§ Required action: Here are the records. Print them all exactly.

Content starts

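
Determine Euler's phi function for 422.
210

422 = 2 × 211
φ(n) = n × ∏(1 - 1/p) for each prime p dividing n
φ(422) = 422 × (1 - 1/2) × (1 - 1/211) = 210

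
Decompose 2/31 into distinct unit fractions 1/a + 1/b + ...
1/16 + 1/496

Greedy algorithm:
2/31: ceiling(31/2) = 16, use 1/16
1/496: ceiling(496/1) = 496, use 1/496
Result: 2/31 = 1/16 + 1/496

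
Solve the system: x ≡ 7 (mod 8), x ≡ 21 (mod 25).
71

Using Chinese Remainder Theorem:
M = 8 × 25 = 200
M1 = 25, M2 = 8
y1 = 25^(-1) mod 8 = 1
y2 = 8^(-1) mod 25 = 22
x = (7×25×1 + 21×8×22) mod 200 = 71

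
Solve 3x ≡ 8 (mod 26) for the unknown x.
x ≡ 20 (mod 26)

gcd(3, 26) = 1, which divides 8, so solutions exist.
Find 3^(-1) mod 26 by the extended Euclidean algorithm:
26 = 8 × 3 + 2  ⟹  2 = (1)·26 + (-8)·3
3 = 1 × 2 + 1  ⟹  1 = (-1)·26 + (9)·3
So (9)·3 ≡ 1 (mod 26), i.e. 3^(-1) ≡ 9 (mod 26).
x ≡ 9 × 8 = 72 ≡ 20 (mod 26).
Check: 3 × 20 = 60 ≡ 8 (mod 26).
Unique solution: x ≡ 20 (mod 26)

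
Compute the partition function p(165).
172389800255

p(n) counts ways to write n as a sum of positive integers (order ignored).
Euler's pentagonal recurrence: p(k) = p(k-1) + p(k-2) - p(k-5) - p(k-7) + p(k-12) + p(k-15) - ... (offsets j(3j∓1)/2, signs ++--, p(0)=1, p(<0)=0).
DP table for k = 0..164: p(0)=1, p(1)=1, p(2)=2, p(3)=3, p(4)=5, p(5)=7, p(6)=11, p(7)=15, p(8)=22, p(9)=30, p(10)=42, p(11)=56, p(12)=77, p(13)=101, p(14)=135, p(15)=176, p(16)=231, p(17)=297, p(18)=385, p(19)=490, p(20)=627, p(21)=792, p(22)=1002, p(23)=1255, p(24)=1575, p(25)=1958, p(26)=2436, p(27)=3010, p(28)=3718, p(29)=4565, p(30)=5604, p(31)=6842, p(32)=8349, p(33)=10143, p(34)=12310, p(35)=14883, p(36)=17977, p(37)=21637, p(38)=26015, p(39)=31185, p(40)=37338, p(41)=44583, p(42)=53174, p(43)=63261, p(44)=75175, p(45)=89134, p(46)=105558, p(47)=124754, p(48)=147273, p(49)=173525, p(50)=204226, p(51)=239943, p(52)=281589, p(53)=329931, p(54)=386155, p(55)=451276, p(56)=526823, p(57)=614154, p(58)=715220, p(59)=831820, p(60)=966467, p(61)=1121505, p(62)=1300156, p(63)=1505499, p(64)=1741630, p(65)=2012558, p(66)=2323520, p(67)=2679689, p(68)=3087735, p(69)=3554345, p(70)=4087968, p(71)=4697205, p(72)=5392783, p(73)=6185689, p(74)=7089500, p(75)=8118264, p(76)=9289091, p(77)=10619863, p(78)=12132164, p(79)=13848650, p(80)=15796476, p(81)=18004327, p(82)=20506255, p(83)=23338469, p(84)=26543660, p(85)=30167357, p(86)=34262962, p(87)=38887673, p(88)=44108109, p(89)=49995925, p(90)=56634173, p(91)=64112359, p(92)=72533807, p(93)=82010177, p(94)=92669720, p(95)=104651419, p(96)=118114304, p(97)=133230930, p(98)=150198136, p(99)=169229875, p(100)=190569292, p(101)=214481126, p(102)=241265379, p(103)=271248950, p(104)=304801365, p(105)=342325709, p(106)=384276336, p(107)=431149389, p(108)=483502844, p(109)=541946240, p(110)=607163746, p(111)=679903203, p(112)=761002156, p(113)=851376628, p(114)=952050665, p(115)=1064144451, p(116)=1188908248, p(117)=1327710076, p(118)=1482074143, p(119)=1653668665, p(120)=1844349560, p(121)=2056148051, p(122)=2291320912, p(123)=2552338241, p(124)=2841940500, p(125)=3163127352, p(126)=3519222692, p(127)=3913864295, p(128)=4351078600, p(129)=4835271870, p(130)=5371315400, p(131)=5964539504, p(132)=6620830889, p(133)=7346629512, p(134)=8149040695, p(135)=9035836076, p(136)=10015581680, p(137)=11097645016, p(138)=12292341831, p(139)=13610949895, p(140)=15065878135, p(141)=16670689208, p(142)=18440293320, p(143)=20390982757, p(144)=22540654445, p(145)=24908858009, p(146)=27517052599, p(147)=30388671978, p(148)=33549419497, p(149)=37027355200, p(150)=40853235313, p(151)=45060624582, p(152)=49686288421, p(153)=54770336324, p(154)=60356673280, p(155)=66493182097, p(156)=73232243759, p(157)=80630964769, p(158)=88751778802, p(159)=97662728555, p(160)=107438159466, p(161)=118159068427, p(162)=129913904637, p(163)=142798995930, p(164)=156919475295.
Final step: p(165) = p(164) + p(163) - p(160) - p(158) + p(153) + p(150) - p(143) - p(139) + p(130) + p(125) - p(114) - p(108) + p(95) + p(88) - p(73) - p(65) + p(48) + p(39) - p(20) - p(10)
= 156919475295 + 142798995930 - 107438159466 - 88751778802 + 54770336324 + 40853235313 - 20390982757 - 13610949895 + 5371315400 + 3163127352 - 952050665 - 483502844 + 104651419 + 44108109 - 6185689 - 2012558 + 147273 + 31185 - 627 - 42
= 172389800255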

Content ends

§ Solved exercise:
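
Determine Euler's phi function for 422.
210

422 = 2 × 211
φ(n) = n × ∏(1 - 1/p) for each prime p dividing n
φ(422) = 422 × (1 - 1/2) × (1 - 1/211) = 210

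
Decompose 2/31 into distinct unit fractions 1/a + 1/b + ...
1/16 + 1/496

Greedy algorithm:
2/31: ceiling(31/2) = 16, use 1/16
1/496: ceiling(496/1) = 496, use 1/496
Result: 2/31 = 1/16 + 1/496

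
Solve the system: x ≡ 7 (mod 8), x ≡ 21 (mod 25).
71

Using Chinese Remainder Theorem:
M = 8 × 25 = 200
M1 = 25, M2 = 8
y1 = 25^(-1) mod 8 = 1
y2 = 8^(-1) mod 25 = 22
x = (7×25×1 + 21×8×22) mod 200 = 71

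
Solve 3x ≡ 8 (mod 26) for the unknown x.
x ≡ 20 (mod 26)

gcd(3, 26) = 1, which divides 8, so solutions exist.
Find 3^(-1) mod 26 by the extended Euclidean algorithm:
26 = 8 × 3 + 2  ⟹  2 = (1)·26 + (-8)·3
3 = 1 × 2 + 1  ⟹  1 = (-1)·26 + (9)·3
So (9)·3 ≡ 1 (mod 26), i.e. 3^(-1) ≡ 9 (mod 26).
x ≡ 9 × 8 = 72 ≡ 20 (mod 26).
Check: 3 × 20 = 60 ≡ 8 (mod 26).
Unique solution: x ≡ 20 (mod 26)

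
Compute the partition function p(165).
172389800255

p(n) counts ways to write n as a sum of positive integers (order ignored).
Euler's pentagonal recurrence: p(k) = p(k-1) + p(k-2) - p(k-5) - p(k-7) + p(k-12) + p(k-15) - ... (offsets j(3j∓1)/2, signs ++--, p(0)=1, p(<0)=0).
DP table for k = 0..164: p(0)=1, p(1)=1, p(2)=2, p(3)=3, p(4)=5, p(5)=7, p(6)=11, p(7)=15, p(8)=22, p(9)=30, p(10)=42, p(11)=56, p(12)=77, p(13)=101, p(14)=135, p(15)=176, p(16)=231, p(17)=297, p(18)=385, p(19)=490, p(20)=627, p(21)=792, p(22)=1002, p(23)=1255, p(24)=1575, p(25)=1958, p(26)=2436, p(27)=3010, p(28)=3718, p(29)=4565, p(30)=5604, p(31)=6842, p(32)=8349, p(33)=10143, p(34)=12310, p(35)=14883, p(36)=17977, p(37)=21637, p(38)=26015, p(39)=31185, p(40)=37338, p(41)=44583, p(42)=53174, p(43)=63261, p(44)=75175, p(45)=89134, p(46)=105558, p(47)=124754, p(48)=147273, p(49)=173525, p(50)=204226, p(51)=239943, p(52)=281589, p(53)=329931, p(54)=386155, p(55)=451276, p(56)=526823, p(57)=614154, p(58)=715220, p(59)=831820, p(60)=966467, p(61)=1121505, p(62)=1300156, p(63)=1505499, p(64)=1741630, p(65)=2012558, p(66)=2323520, p(67)=2679689, p(68)=3087735, p(69)=3554345, p(70)=4087968, p(71)=4697205, p(72)=5392783, p(73)=6185689, p(74)=7089500, p(75)=8118264, p(76)=9289091, p(77)=10619863, p(78)=12132164, p(79)=13848650, p(80)=15796476, p(81)=18004327, p(82)=20506255, p(83)=23338469, p(84)=26543660, p(85)=30167357, p(86)=34262962, p(87)=38887673, p(88)=44108109, p(89)=49995925, p(90)=56634173, p(91)=64112359, p(92)=72533807, p(93)=82010177, p(94)=92669720, p(95)=104651419, p(96)=118114304, p(97)=133230930, p(98)=150198136, p(99)=169229875, p(100)=190569292, p(101)=214481126, p(102)=241265379, p(103)=271248950, p(104)=304801365, p(105)=342325709, p(106)=384276336, p(107)=431149389, p(108)=483502844, p(109)=541946240, p(110)=607163746, p(111)=679903203, p(112)=761002156, p(113)=851376628, p(114)=952050665, p(115)=1064144451, p(116)=1188908248, p(117)=1327710076, p(118)=1482074143, p(119)=1653668665, p(120)=1844349560, p(121)=2056148051, p(122)=2291320912, p(123)=2552338241, p(124)=2841940500, p(125)=3163127352, p(126)=3519222692, p(127)=3913864295, p(128)=4351078600, p(129)=4835271870, p(130)=5371315400, p(131)=5964539504, p(132)=6620830889, p(133)=7346629512, p(134)=8149040695, p(135)=9035836076, p(136)=10015581680, p(137)=11097645016, p(138)=12292341831, p(139)=13610949895, p(140)=15065878135, p(141)=16670689208, p(142)=18440293320, p(143)=20390982757, p(144)=22540654445, p(145)=24908858009, p(146)=27517052599, p(147)=30388671978, p(148)=33549419497, p(149)=37027355200, p(150)=40853235313, p(151)=45060624582, p(152)=49686288421, p(153)=54770336324, p(154)=60356673280, p(155)=66493182097, p(156)=73232243759, p(157)=80630964769, p(158)=88751778802, p(159)=97662728555, p(160)=107438159466, p(161)=118159068427, p(162)=129913904637, p(163)=142798995930, p(164)=156919475295.
Final step: p(165) = p(164) + p(163) - p(160) - p(158) + p(153) + p(150) - p(143) - p(139) + p(130) + p(125) - p(114) - p(108) + p(95) + p(88) - p(73) - p(65) + p(48) + p(39) - p(20) - p(10)
= 156919475295 + 142798995930 - 107438159466 - 88751778802 + 54770336324 + 40853235313 - 20390982757 - 13610949895 + 5371315400 + 3163127352 - 952050665 - 483502844 + 104651419 + 44108109 - 6185689 - 2012558 + 147273 + 31185 - 627 - 42
= 172389800255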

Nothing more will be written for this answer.